▸ The task
Gather each line of the entries below that includes "temperatures".

▸ Provided data
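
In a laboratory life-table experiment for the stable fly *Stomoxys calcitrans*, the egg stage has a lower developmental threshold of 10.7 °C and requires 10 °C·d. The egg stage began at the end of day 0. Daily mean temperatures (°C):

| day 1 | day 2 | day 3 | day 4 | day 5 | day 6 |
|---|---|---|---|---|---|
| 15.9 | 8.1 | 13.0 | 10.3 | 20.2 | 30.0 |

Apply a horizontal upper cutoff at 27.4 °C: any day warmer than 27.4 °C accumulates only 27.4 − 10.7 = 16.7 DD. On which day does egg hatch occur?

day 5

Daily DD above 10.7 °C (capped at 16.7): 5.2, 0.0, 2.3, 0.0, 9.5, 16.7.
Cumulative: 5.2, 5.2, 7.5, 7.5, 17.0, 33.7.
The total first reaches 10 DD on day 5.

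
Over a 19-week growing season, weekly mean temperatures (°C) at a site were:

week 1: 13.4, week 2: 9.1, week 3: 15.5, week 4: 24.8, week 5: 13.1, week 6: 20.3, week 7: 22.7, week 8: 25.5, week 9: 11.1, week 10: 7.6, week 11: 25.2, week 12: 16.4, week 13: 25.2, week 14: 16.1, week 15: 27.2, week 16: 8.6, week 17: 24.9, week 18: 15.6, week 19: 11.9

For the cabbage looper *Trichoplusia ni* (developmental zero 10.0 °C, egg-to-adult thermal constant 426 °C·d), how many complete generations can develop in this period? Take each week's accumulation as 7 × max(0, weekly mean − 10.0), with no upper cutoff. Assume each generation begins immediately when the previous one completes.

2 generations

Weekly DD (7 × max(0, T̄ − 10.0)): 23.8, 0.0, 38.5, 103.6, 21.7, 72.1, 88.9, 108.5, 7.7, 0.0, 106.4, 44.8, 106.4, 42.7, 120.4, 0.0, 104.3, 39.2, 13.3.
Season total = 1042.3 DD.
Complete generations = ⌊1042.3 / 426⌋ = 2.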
...
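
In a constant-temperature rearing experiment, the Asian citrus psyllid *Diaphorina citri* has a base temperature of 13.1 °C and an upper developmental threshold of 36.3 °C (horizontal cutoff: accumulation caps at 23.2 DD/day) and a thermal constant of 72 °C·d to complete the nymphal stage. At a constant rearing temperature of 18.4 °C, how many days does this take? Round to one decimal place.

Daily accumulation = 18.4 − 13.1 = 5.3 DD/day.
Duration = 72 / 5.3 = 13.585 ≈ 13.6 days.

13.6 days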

▸ Answer to this exercise
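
In a laboratory life-table experiment for the stable fly *Stomoxys calcitrans*, the egg stage has a lower developmental threshold of 10.7 °C and requires 10 °C·d. The egg stage began at the end of day 0. Daily mean temperatures (°C):
Over a 19-week growing season, weekly mean temperatures (°C) at a site were: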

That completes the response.